*** Opening of Source information ***
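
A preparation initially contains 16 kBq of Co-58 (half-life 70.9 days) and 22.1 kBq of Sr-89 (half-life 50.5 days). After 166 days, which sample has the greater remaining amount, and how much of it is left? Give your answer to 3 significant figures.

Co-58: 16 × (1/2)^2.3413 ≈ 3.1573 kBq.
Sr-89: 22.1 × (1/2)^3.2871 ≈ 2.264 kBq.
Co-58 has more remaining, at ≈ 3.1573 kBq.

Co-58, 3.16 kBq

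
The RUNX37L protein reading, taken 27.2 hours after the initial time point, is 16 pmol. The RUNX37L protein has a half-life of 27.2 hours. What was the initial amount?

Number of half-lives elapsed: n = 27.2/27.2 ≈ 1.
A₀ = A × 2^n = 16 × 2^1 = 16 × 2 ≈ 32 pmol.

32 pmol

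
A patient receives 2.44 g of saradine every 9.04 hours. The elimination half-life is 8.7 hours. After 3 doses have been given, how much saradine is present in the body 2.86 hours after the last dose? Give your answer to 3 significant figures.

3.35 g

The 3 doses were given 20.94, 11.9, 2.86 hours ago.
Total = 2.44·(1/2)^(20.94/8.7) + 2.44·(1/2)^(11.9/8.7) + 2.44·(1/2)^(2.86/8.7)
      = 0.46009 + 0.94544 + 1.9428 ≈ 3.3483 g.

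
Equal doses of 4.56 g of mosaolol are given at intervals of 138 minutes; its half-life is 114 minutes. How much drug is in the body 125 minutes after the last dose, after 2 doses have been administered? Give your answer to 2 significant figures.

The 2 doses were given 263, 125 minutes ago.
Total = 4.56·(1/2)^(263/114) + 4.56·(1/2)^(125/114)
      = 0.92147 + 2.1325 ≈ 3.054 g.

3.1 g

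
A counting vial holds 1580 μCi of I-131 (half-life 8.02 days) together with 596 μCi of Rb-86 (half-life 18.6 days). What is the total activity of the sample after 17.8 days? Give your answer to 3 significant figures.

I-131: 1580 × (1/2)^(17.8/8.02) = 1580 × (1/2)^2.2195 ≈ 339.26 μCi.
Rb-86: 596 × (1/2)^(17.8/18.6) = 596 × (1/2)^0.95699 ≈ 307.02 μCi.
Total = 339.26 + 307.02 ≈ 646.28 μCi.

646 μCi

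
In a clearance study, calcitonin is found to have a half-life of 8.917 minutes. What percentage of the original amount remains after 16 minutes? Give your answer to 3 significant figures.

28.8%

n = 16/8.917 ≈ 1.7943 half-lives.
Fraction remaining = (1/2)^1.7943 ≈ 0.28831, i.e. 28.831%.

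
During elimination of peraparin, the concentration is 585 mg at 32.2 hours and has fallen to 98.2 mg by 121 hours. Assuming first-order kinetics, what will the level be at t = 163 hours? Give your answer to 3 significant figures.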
*** Close of Source information ***
Every line above should be written out again exactly as it stands.

#### [Task output]
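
A preparation initially contains 16 kBq of Co-58 (half-life 70.9 days) and 22.1 kBq of Sr-89 (half-life 50.5 days). After 166 days, which sample has the greater remaining amount, and how much of it is left? Give your answer to 3 significant figures.

Co-58: 16 × (1/2)^2.3413 ≈ 3.1573 kBq.
Sr-89: 22.1 × (1/2)^3.2871 ≈ 2.264 kBq.
Co-58 has more remaining, at ≈ 3.1573 kBq.

Co-58, 3.16 kBq

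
The RUNX37L protein reading, taken 27.2 hours after the initial time point, is 16 pmol. The RUNX37L protein has a half-life of 27.2 hours. What was the initial amount?

Number of half-lives elapsed: n = 27.2/27.2 ≈ 1.
A₀ = A × 2^n = 16 × 2^1 = 16 × 2 ≈ 32 pmol.

32 pmol

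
A patient receives 2.44 g of saradine every 9.04 hours. The elimination half-life is 8.7 hours. After 3 doses have been given, how much saradine is present in the body 2.86 hours after the last dose? Give your answer to 3 significant figures.

3.35 g

The 3 doses were given 20.94, 11.9, 2.86 hours ago.
Total = 2.44·(1/2)^(20.94/8.7) + 2.44·(1/2)^(11.9/8.7) + 2.44·(1/2)^(2.86/8.7)
      = 0.46009 + 0.94544 + 1.9428 ≈ 3.3483 g.

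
Equal doses of 4.56 g of mosaolol are given at intervals of 138 minutes; its half-life is 114 minutes. How much drug is in the body 125 minutes after the last dose, after 2 doses have been administered? Give your answer to 2 significant figures.

The 2 doses were given 263, 125 minutes ago.
Total = 4.56·(1/2)^(263/114) + 4.56·(1/2)^(125/114)
      = 0.92147 + 2.1325 ≈ 3.054 g.

3.1 g

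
A counting vial holds 1580 μCi of I-131 (half-life 8.02 days) together with 596 μCi of Rb-86 (half-life 18.6 days). What is the total activity of the sample after 17.8 days? Give your answer to 3 significant figures.

I-131: 1580 × (1/2)^(17.8/8.02) = 1580 × (1/2)^2.2195 ≈ 339.26 μCi.
Rb-86: 596 × (1/2)^(17.8/18.6) = 596 × (1/2)^0.95699 ≈ 307.02 μCi.
Total = 339.26 + 307.02 ≈ 646.28 μCi.

646 μCi

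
In a clearance study, calcitonin is found to have a half-life of 8.917 minutes. What percentage of the original amount remains after 16 minutes? Give your answer to 3 significant figures.

28.8%

n = 16/8.917 ≈ 1.7943 half-lives.
Fraction remaining = (1/2)^1.7943 ≈ 0.28831, i.e. 28.831%.

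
During elimination of peraparin, the concentration is 585 mg at 32.2 hours and has fallen to 98.2 mg by 121 hours. Assuming first-order kinetics, what will the level be at t = 163 hours? Give your answer to 3 significant figures.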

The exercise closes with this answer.